EXERCISE INSTRUCTIONS: All the data should come back exactly as it was given.

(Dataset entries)
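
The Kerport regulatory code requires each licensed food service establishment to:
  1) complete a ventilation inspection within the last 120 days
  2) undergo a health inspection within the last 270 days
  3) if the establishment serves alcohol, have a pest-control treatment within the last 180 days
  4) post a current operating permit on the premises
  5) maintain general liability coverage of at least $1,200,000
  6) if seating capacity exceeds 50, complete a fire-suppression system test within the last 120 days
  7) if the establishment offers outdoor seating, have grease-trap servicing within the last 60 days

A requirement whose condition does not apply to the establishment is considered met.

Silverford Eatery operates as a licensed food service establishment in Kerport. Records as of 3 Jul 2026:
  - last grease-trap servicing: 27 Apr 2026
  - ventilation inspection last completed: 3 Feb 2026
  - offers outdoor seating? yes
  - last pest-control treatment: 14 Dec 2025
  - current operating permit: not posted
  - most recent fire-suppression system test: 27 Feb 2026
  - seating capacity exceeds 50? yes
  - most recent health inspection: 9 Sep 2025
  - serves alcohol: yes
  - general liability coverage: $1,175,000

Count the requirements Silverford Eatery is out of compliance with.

1. ventilation inspection 150 days ago vs limit 120 → not met
2. health inspection 297 days ago vs limit 270 → not met
3. condition 'serves alcohol' holds; pest-control treatment 201 days ago vs limit 180 → not met
4. current operating permit absent → not met
5. general liability coverage $1,175,000 < $1,200,000 → not met
6. condition 'seating capacity exceeds 50' holds; fire-suppression system test 126 days ago vs limit 120 → not met
7. condition 'offers outdoor seating' holds; grease-trap servicing 67 days ago vs limit 60 → not met
Not met: 7 of 7

7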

ANSWER TO THIS PROBLEM:
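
The Kerport regulatory code requires each licensed food service establishment to:
  1) complete a ventilation inspection within the last 120 days
  2) undergo a health inspection within the last 270 days
  3) if the establishment serves alcohol, have a pest-control treatment within the last 180 days
  4) post a current operating permit on the premises
  5) maintain general liability coverage of at least $1,200,000
  6) if seating capacity exceeds 50, complete a fire-suppression system test within the last 120 days
  7) if the establishment offers outdoor seating, have grease-trap servicing within the last 60 days

A requirement whose condition does not apply to the establishment is considered met.

Silverford Eatery operates as a licensed food service establishment in Kerport. Records as of 3 Jul 2026:
  - last grease-trap servicing: 27 Apr 2026
  - ventilation inspection last completed: 3 Feb 2026
  - offers outdoor seating? yes
  - last pest-control treatment: 14 Dec 2025
  - current operating permit: not posted
  - most recent fire-suppression system test: 27 Feb 2026
  - seating capacity exceeds 50? yes
  - most recent health inspection: 9 Sep 2025
  - serves alcohol: yes
  - general liability coverage: $1,175,000

Count the requirements Silverford Eatery is out of compliance with.

1. ventilation inspection 150 days ago vs limit 120 → not met
2. health inspection 297 days ago vs limit 270 → not met
3. condition 'serves alcohol' holds; pest-control treatment 201 days ago vs limit 180 → not met
4. current operating permit absent → not met
5. general liability coverage $1,175,000 < $1,200,000 → not met
6. condition 'seating capacity exceeds 50' holds; fire-suppression system test 126 days ago vs limit 120 → not met
7. condition 'offers outdoor seating' holds; grease-trap servicing 67 days ago vs limit 60 → not met
Not met: 7 of 7

7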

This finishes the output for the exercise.